■ What you will do ■
With the material below, print exactly the lines between the line holding "0.013 < 0.0045 False" and the line holding "max(44.4931,40.4931) = 44.4931", inclusive. Add nothing else.

■ Data to use ■

=== Section Start ===

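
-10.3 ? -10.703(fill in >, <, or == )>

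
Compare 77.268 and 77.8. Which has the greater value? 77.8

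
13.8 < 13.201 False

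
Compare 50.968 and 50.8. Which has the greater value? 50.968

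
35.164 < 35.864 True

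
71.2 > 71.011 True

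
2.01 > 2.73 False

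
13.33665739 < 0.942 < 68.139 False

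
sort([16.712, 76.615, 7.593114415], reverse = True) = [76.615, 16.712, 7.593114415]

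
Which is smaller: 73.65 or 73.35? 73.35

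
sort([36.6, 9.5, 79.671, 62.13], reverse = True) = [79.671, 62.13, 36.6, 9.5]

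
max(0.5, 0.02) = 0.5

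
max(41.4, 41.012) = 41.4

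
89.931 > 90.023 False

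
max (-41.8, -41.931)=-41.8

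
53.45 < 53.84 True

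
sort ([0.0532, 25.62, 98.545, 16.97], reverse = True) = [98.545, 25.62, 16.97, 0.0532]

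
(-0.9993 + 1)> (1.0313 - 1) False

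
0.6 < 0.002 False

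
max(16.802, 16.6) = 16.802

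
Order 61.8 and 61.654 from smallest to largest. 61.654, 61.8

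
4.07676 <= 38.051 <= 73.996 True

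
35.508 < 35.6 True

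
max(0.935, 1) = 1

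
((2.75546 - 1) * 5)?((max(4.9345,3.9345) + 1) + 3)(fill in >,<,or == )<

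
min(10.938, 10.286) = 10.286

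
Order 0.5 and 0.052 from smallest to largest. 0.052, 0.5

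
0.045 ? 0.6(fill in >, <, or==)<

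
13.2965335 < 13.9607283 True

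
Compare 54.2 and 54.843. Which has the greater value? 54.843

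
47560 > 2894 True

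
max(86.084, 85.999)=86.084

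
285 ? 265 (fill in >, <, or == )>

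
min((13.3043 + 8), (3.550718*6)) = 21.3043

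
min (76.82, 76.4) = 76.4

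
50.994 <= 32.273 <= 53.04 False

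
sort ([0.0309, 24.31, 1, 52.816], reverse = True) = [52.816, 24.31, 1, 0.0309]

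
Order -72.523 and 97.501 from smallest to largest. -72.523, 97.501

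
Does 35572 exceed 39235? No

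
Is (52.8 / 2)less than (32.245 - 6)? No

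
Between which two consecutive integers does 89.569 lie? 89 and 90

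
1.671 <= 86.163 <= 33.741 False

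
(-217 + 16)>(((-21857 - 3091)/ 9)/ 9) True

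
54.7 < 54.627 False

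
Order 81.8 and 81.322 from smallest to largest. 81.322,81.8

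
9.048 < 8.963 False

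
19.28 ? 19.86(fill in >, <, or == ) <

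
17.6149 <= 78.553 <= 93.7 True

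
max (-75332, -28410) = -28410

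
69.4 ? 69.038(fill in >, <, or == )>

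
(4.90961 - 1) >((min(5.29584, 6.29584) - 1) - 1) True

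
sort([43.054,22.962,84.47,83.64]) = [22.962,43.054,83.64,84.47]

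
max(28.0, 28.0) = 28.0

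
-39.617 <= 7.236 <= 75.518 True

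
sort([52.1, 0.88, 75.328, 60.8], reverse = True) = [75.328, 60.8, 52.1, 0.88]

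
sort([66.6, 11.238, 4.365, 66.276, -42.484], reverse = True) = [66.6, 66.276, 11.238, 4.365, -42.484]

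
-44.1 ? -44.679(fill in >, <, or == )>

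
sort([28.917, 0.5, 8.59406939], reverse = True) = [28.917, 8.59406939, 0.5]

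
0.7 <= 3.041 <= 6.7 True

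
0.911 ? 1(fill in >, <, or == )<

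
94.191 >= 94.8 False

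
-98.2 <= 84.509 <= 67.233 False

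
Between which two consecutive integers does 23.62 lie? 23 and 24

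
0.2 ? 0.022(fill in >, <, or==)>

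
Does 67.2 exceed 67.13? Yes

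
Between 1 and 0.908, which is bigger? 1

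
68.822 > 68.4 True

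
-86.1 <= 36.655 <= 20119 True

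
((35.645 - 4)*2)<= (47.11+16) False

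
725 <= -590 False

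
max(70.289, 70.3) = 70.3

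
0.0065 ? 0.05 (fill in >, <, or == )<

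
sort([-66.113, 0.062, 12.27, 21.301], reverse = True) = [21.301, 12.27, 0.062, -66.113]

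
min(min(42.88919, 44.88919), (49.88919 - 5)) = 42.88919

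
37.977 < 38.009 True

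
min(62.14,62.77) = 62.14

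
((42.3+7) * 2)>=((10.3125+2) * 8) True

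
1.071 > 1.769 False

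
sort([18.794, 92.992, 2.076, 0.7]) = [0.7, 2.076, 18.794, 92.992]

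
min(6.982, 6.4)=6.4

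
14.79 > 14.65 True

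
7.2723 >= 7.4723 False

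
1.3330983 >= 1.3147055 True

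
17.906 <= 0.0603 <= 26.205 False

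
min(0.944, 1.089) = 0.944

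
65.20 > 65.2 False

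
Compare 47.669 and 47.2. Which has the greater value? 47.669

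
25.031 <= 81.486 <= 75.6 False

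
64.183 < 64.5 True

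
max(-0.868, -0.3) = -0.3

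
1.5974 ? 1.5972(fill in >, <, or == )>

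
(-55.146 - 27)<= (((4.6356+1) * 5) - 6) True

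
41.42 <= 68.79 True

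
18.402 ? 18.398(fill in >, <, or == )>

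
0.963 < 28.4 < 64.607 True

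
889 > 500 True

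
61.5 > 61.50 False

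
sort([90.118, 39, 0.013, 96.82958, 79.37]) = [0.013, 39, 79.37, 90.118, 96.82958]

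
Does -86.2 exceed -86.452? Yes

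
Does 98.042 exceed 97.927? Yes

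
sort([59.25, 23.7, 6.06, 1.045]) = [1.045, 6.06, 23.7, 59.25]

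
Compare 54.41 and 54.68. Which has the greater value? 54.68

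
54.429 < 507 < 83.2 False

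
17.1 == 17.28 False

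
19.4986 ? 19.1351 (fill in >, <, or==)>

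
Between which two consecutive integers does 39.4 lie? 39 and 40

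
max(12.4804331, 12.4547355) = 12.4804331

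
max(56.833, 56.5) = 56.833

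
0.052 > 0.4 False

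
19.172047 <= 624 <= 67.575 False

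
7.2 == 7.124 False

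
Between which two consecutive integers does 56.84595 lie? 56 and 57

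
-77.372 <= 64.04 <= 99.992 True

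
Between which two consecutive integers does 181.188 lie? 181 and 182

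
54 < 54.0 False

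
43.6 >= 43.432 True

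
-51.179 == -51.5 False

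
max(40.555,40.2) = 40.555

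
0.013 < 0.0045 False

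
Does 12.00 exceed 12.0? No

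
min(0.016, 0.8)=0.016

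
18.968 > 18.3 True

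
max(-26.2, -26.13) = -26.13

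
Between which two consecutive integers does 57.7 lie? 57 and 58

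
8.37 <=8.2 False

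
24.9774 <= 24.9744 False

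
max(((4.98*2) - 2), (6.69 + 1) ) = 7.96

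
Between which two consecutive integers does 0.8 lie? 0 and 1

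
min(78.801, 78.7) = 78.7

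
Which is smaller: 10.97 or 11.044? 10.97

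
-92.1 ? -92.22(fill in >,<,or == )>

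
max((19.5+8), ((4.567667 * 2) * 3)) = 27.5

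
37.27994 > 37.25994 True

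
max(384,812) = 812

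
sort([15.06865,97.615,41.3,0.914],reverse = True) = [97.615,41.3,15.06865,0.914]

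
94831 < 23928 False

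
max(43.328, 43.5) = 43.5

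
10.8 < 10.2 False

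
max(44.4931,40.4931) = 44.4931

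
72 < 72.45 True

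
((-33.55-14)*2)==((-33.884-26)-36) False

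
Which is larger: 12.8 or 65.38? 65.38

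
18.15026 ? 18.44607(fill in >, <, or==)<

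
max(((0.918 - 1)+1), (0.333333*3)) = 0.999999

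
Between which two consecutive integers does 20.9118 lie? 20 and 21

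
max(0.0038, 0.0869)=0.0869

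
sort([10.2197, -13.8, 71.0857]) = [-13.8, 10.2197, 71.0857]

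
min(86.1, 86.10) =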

=== Section End ===
=== Section Start ===

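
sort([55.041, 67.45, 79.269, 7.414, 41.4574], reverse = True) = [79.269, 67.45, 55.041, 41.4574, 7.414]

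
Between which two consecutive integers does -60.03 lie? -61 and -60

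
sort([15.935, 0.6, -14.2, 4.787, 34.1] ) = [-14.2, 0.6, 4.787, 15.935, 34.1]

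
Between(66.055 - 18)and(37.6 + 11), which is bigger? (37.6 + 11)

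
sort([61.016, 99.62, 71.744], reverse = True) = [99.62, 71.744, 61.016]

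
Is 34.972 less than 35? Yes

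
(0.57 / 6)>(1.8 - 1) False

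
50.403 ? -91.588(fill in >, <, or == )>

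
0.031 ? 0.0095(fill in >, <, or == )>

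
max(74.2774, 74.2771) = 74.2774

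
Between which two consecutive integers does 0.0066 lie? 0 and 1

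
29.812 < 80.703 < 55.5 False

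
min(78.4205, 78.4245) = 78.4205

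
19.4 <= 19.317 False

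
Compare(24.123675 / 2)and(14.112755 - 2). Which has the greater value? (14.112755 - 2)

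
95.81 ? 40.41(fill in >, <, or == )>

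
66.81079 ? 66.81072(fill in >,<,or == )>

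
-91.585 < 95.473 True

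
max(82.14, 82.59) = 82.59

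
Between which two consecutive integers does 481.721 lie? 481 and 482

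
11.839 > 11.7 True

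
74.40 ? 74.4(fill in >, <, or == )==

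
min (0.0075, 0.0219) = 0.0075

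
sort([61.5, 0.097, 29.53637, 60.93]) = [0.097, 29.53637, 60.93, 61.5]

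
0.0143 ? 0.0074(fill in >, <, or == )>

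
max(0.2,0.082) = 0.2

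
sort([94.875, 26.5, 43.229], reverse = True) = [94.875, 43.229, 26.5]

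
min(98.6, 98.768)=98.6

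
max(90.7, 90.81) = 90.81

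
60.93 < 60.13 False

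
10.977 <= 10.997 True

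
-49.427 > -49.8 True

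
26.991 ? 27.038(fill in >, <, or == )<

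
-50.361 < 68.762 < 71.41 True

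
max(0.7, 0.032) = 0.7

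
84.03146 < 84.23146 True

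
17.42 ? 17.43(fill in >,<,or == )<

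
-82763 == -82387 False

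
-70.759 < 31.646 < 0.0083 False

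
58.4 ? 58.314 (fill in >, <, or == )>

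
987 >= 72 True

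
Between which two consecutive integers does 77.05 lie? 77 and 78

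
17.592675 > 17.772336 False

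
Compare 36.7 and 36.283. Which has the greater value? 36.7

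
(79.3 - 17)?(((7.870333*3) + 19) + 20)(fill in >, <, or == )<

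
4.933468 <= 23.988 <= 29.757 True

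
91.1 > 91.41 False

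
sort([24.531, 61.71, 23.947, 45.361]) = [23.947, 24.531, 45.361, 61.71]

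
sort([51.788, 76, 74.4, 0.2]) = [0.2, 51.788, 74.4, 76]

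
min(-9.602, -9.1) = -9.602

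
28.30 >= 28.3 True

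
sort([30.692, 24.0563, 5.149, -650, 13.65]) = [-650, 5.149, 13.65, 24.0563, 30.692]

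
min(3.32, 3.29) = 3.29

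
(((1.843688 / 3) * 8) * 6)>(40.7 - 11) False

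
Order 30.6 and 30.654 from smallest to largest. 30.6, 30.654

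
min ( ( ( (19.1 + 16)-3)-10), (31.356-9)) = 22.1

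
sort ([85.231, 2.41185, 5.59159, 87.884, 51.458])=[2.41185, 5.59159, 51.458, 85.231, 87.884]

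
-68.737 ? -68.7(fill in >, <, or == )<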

=== Section End ===

■ Completed task ■
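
0.013 < 0.0045 False

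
Does 12.00 exceed 12.0? No

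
min(0.016, 0.8)=0.016

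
18.968 > 18.3 True

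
max(-26.2, -26.13) = -26.13

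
Between which two consecutive integers does 57.7 lie? 57 and 58

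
8.37 <=8.2 False

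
24.9774 <= 24.9744 False

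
max(((4.98*2) - 2), (6.69 + 1) ) = 7.96

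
Between which two consecutive integers does 0.8 lie? 0 and 1

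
min(78.801, 78.7) = 78.7

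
Which is smaller: 10.97 or 11.044? 10.97

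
-92.1 ? -92.22(fill in >,<,or == )>

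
max((19.5+8), ((4.567667 * 2) * 3)) = 27.5

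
37.27994 > 37.25994 True

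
max(384,812) = 812

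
sort([15.06865,97.615,41.3,0.914],reverse = True) = [97.615,41.3,15.06865,0.914]

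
94831 < 23928 False

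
max(43.328, 43.5) = 43.5

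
10.8 < 10.2 False

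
max(44.4931,40.4931) = 44.4931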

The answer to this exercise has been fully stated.